## Exercise
Reproduce, with no changes, the line that contains "000101110111" and all the lines that come after it in the records.

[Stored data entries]
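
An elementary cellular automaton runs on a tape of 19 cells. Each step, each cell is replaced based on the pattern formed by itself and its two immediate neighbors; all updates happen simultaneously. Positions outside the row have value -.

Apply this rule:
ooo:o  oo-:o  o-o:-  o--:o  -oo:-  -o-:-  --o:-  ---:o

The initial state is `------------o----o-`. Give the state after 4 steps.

ooooooooooo--ooo--o
-ooooooooooo--ooo--
--ooooooooooo--oooo
o--ooooooooooo--ooo

o--ooooooooooo--ooo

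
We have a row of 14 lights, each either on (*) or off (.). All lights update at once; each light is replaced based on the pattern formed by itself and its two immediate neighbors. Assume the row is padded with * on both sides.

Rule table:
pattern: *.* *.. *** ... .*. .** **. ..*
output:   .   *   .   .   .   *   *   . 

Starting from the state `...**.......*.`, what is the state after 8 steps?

step 1: *..***........
step 2: **.*.**.......
step 3: .*...***......
step 4: ..*..*.**.....
step 5: *..*...***....
step 6: **..*..*.**...
step 7: .**..*...***..
step 8: .***..*..*.**.

.***..*..*.**.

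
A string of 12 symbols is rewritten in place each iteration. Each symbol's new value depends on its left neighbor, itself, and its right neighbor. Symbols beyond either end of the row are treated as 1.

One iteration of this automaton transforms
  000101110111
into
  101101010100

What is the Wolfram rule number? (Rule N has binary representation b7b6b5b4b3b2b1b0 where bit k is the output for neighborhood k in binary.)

position 6: 111 → 0  (bit 7 = 0)
position 7: 110 → 1  (bit 6 = 1)
position 4: 101 → 0  (bit 5 = 0)
position 0: 100 → 1  (bit 4 = 1)
position 5: 011 → 1  (bit 3 = 1)
position 3: 010 → 1  (bit 2 = 1)
position 2: 001 → 1  (bit 1 = 1)
position 1: 000 → 0  (bit 0 = 0)
bits b7..b0 = 01011110 = 94

94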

## Answer box
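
  000101110111
into
  101101010100

What is the Wolfram rule number? (Rule N has binary representation b7b6b5b4b3b2b1b0 where bit k is the output for neighborhood k in binary.)

position 6: 111 → 0  (bit 7 = 0)
position 7: 110 → 1  (bit 6 = 1)
position 4: 101 → 0  (bit 5 = 0)
position 0: 100 → 1  (bit 4 = 1)
position 5: 011 → 1  (bit 3 = 1)
position 3: 010 → 1  (bit 2 = 1)
position 2: 001 → 1  (bit 1 = 1)
position 1: 000 → 0  (bit 0 = 0)
bits b7..b0 = 01011110 = 94

94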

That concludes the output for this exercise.